(Stored data entries)

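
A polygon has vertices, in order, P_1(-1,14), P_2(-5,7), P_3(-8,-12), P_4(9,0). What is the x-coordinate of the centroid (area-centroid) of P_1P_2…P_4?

-110/177

Apply Gauss's area formula. First the cross-terms c_i = x_i·y_{i+1} − x_{i+1}·y_i:
  63, 116, 108, 126  ⇒  2A = 413, A = 206.5.
Then Σ (x_i + x_{i+1})·c_i = -770, so x̄ = -770 / (6·206.5) = -110/177.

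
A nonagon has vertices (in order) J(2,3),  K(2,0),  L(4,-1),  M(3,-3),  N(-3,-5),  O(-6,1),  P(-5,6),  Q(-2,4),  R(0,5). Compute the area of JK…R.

66.5

Σ = (-6) + (-2) + (-9) + (-24) + (-33) + (-31) + (-8) + (-10) + (-10) = -133
Area = |Σ|/2 = 66.5.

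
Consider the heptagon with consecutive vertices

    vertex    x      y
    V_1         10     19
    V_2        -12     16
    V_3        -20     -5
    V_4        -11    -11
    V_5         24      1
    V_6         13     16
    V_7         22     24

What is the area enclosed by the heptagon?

847.5

V_1→V_2: (10)(16) − (-12)(19) = 388
V_2→V_3: (-12)(-5) − (-20)(16) = 380
V_3→V_4: (-20)(-11) − (-11)(-5) = 165
V_4→V_5: (-11)(1) − (24)(-11) = 253
V_5→V_6: (24)(16) − (13)(1) = 371
V_6→V_7: (13)(24) − (22)(16) = -40
V_7→V_1: (22)(19) − (10)(24) = 178
Σ = 1695
Area = |Σ|/2 = 847.5.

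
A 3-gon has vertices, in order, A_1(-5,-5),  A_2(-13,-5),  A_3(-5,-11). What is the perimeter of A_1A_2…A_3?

24

|A_1A_2| = √((-8)² + (0)²) = √64 = 8
|A_2A_3| = √((8)² + (-6)²) = √100 = 10
|A_3A_1| = √((0)² + (6)²) = √36 = 6
Perimeter = 8 + 10 + 6 = 24.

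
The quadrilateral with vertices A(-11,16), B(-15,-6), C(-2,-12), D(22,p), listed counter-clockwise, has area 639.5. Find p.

21

The doubled signed area Σ (x_i y_{i+1} − x_{i+1} y_i) is linear in p.
With p=0 it equals 1090; the coefficient of p is 9 (from the two edges through D).
So 9·p + 1090 = 2·639.5 = 1279 ⇒ p = 21.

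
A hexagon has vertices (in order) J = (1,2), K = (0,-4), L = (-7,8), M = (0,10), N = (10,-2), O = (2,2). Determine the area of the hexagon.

88

J→K: (1)(-4) − (0)(2) = -4
K→L: (0)(8) − (-7)(-4) = -28
L→M: (-7)(10) − (0)(8) = -70
M→N: (0)(-2) − (10)(10) = -100
N→O: (10)(2) − (2)(-2) = 24
O→J: (2)(2) − (1)(2) = 2
Σ = -176
Area = |Σ|/2 = 88.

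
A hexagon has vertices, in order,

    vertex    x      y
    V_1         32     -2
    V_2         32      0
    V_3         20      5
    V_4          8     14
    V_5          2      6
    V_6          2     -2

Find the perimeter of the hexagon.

78

|V_1V_2| = √((0)² + (2)²) = √4 = 2
|V_2V_3| = √((-12)² + (5)²) = √169 = 13
|V_3V_4| = √((-12)² + (9)²) = √225 = 15
|V_4V_5| = √((-6)² + (-8)²) = √100 = 10
|V_5V_6| = √((0)² + (-8)²) = √64 = 8
|V_6V_1| = √((30)² + (0)²) = √900 = 30
Perimeter = 2 + 13 + 15 + 10 + 8 + 30 = 78.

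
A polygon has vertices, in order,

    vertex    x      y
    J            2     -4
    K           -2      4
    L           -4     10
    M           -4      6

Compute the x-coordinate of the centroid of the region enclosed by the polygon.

-7/3

Apply Gauss's area formula. First the cross-terms c_i = x_i·y_{i+1} − x_{i+1}·y_i:
  0, -4, 16, 4  ⇒  2A = 16, A = 8.
Then Σ (x_i + x_{i+1})·c_i = -112, so x̄ = -112 / (6·8) = -7/3.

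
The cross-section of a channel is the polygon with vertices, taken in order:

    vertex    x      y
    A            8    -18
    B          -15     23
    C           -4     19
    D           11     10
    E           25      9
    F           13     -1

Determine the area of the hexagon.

Cross-terms: -86, -193, -249, -151, -142, -226  ⇒  Σ = -1047
Area = |Σ|/2 = 523.5.

523.5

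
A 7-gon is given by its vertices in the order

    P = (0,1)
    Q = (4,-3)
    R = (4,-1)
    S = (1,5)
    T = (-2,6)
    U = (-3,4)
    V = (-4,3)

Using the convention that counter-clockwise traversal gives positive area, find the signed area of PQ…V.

27

Cross-terms: -4, 8, 21, 16, 10, 7, -4  ⇒  Σ = 54
Signed area = Σ/2 = 27 (positive ⇒ counter-clockwise traversal).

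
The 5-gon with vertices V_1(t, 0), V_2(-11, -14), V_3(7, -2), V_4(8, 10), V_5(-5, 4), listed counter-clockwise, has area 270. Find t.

Write out the shoelace sum; only the two edges meeting at V_1 involve t:
2·Area = [((-5)·0 − t·4) + (t·(-14) − (-11)·0)] + 288
       = -18·t + 288 = 540
⇒ t = -14.

-14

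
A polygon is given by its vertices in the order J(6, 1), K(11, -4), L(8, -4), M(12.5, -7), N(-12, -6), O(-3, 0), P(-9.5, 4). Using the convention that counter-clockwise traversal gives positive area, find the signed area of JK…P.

Cross-terms: -35, -12, -6, -159, -18, -12, -33.5  ⇒  Σ = -275.5
Signed area = Σ/2 = -137.75 (negative ⇒ clockwise traversal).

-137.75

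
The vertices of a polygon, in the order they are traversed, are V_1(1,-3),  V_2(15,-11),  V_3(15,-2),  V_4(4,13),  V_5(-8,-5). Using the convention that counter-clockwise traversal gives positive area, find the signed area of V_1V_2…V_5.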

# [WHAT TO PRODUCE]
What you write must match the records above exactly, line for line.

# [EXERCISE RESPONSE]
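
A polygon has vertices, in order, P_1(-1,14), P_2(-5,7), P_3(-8,-12), P_4(9,0). What is the x-coordinate of the centroid (area-centroid) of P_1P_2…P_4?

-110/177

Apply Gauss's area formula. First the cross-terms c_i = x_i·y_{i+1} − x_{i+1}·y_i:
  63, 116, 108, 126  ⇒  2A = 413, A = 206.5.
Then Σ (x_i + x_{i+1})·c_i = -770, so x̄ = -770 / (6·206.5) = -110/177.

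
A nonagon has vertices (in order) J(2,3),  K(2,0),  L(4,-1),  M(3,-3),  N(-3,-5),  O(-6,1),  P(-5,6),  Q(-2,4),  R(0,5). Compute the area of JK…R.

66.5

Σ = (-6) + (-2) + (-9) + (-24) + (-33) + (-31) + (-8) + (-10) + (-10) = -133
Area = |Σ|/2 = 66.5.

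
Consider the heptagon with consecutive vertices

    vertex    x      y
    V_1         10     19
    V_2        -12     16
    V_3        -20     -5
    V_4        -11    -11
    V_5         24      1
    V_6         13     16
    V_7         22     24

What is the area enclosed by the heptagon?

847.5

V_1→V_2: (10)(16) − (-12)(19) = 388
V_2→V_3: (-12)(-5) − (-20)(16) = 380
V_3→V_4: (-20)(-11) − (-11)(-5) = 165
V_4→V_5: (-11)(1) − (24)(-11) = 253
V_5→V_6: (24)(16) − (13)(1) = 371
V_6→V_7: (13)(24) − (22)(16) = -40
V_7→V_1: (22)(19) − (10)(24) = 178
Σ = 1695
Area = |Σ|/2 = 847.5.

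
A 3-gon has vertices, in order, A_1(-5,-5),  A_2(-13,-5),  A_3(-5,-11). What is the perimeter of A_1A_2…A_3?

24

|A_1A_2| = √((-8)² + (0)²) = √64 = 8
|A_2A_3| = √((8)² + (-6)²) = √100 = 10
|A_3A_1| = √((0)² + (6)²) = √36 = 6
Perimeter = 8 + 10 + 6 = 24.

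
The quadrilateral with vertices A(-11,16), B(-15,-6), C(-2,-12), D(22,p), listed counter-clockwise, has area 639.5. Find p.

21

The doubled signed area Σ (x_i y_{i+1} − x_{i+1} y_i) is linear in p.
With p=0 it equals 1090; the coefficient of p is 9 (from the two edges through D).
So 9·p + 1090 = 2·639.5 = 1279 ⇒ p = 21.

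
A hexagon has vertices (in order) J = (1,2), K = (0,-4), L = (-7,8), M = (0,10), N = (10,-2), O = (2,2). Determine the area of the hexagon.

88

J→K: (1)(-4) − (0)(2) = -4
K→L: (0)(8) − (-7)(-4) = -28
L→M: (-7)(10) − (0)(8) = -70
M→N: (0)(-2) − (10)(10) = -100
N→O: (10)(2) − (2)(-2) = 24
O→J: (2)(2) − (1)(2) = 2
Σ = -176
Area = |Σ|/2 = 88.

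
A hexagon has vertices, in order,

    vertex    x      y
    V_1         32     -2
    V_2         32      0
    V_3         20      5
    V_4          8     14
    V_5          2      6
    V_6          2     -2

Find the perimeter of the hexagon.

78

|V_1V_2| = √((0)² + (2)²) = √4 = 2
|V_2V_3| = √((-12)² + (5)²) = √169 = 13
|V_3V_4| = √((-12)² + (9)²) = √225 = 15
|V_4V_5| = √((-6)² + (-8)²) = √100 = 10
|V_5V_6| = √((0)² + (-8)²) = √64 = 8
|V_6V_1| = √((30)² + (0)²) = √900 = 30
Perimeter = 2 + 13 + 15 + 10 + 8 + 30 = 78.

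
A polygon has vertices, in order,

    vertex    x      y
    J            2     -4
    K           -2      4
    L           -4     10
    M           -4      6

Compute the x-coordinate of the centroid of the region enclosed by the polygon.

-7/3

Apply Gauss's area formula. First the cross-terms c_i = x_i·y_{i+1} − x_{i+1}·y_i:
  0, -4, 16, 4  ⇒  2A = 16, A = 8.
Then Σ (x_i + x_{i+1})·c_i = -112, so x̄ = -112 / (6·8) = -7/3.

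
The cross-section of a channel is the polygon with vertices, taken in order:

    vertex    x      y
    A            8    -18
    B          -15     23
    C           -4     19
    D           11     10
    E           25      9
    F           13     -1

Determine the area of the hexagon.

Cross-terms: -86, -193, -249, -151, -142, -226  ⇒  Σ = -1047
Area = |Σ|/2 = 523.5.

523.5

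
A 7-gon is given by its vertices in the order

    P = (0,1)
    Q = (4,-3)
    R = (4,-1)
    S = (1,5)
    T = (-2,6)
    U = (-3,4)
    V = (-4,3)

Using the convention that counter-clockwise traversal gives positive area, find the signed area of PQ…V.

27

Cross-terms: -4, 8, 21, 16, 10, 7, -4  ⇒  Σ = 54
Signed area = Σ/2 = 27 (positive ⇒ counter-clockwise traversal).

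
The 5-gon with vertices V_1(t, 0), V_2(-11, -14), V_3(7, -2), V_4(8, 10), V_5(-5, 4), listed counter-clockwise, has area 270. Find t.

Write out the shoelace sum; only the two edges meeting at V_1 involve t:
2·Area = [((-5)·0 − t·4) + (t·(-14) − (-11)·0)] + 288
       = -18·t + 288 = 540
⇒ t = -14.

-14

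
A polygon is given by its vertices in the order J(6, 1), K(11, -4), L(8, -4), M(12.5, -7), N(-12, -6), O(-3, 0), P(-9.5, 4). Using the convention that counter-clockwise traversal gives positive area, find the signed area of JK…P.

Cross-terms: -35, -12, -6, -159, -18, -12, -33.5  ⇒  Σ = -275.5
Signed area = Σ/2 = -137.75 (negative ⇒ clockwise traversal).

-137.75

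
The vertices of a polygon, in the order they are traversed, are V_1(1,-3),  V_2(15,-11),  V_3(15,-2),  V_4(4,13),  V_5(-8,-5). Using the convention that counter-clockwise traversal gives positive area, find the signed area of V_1V_2…V_5.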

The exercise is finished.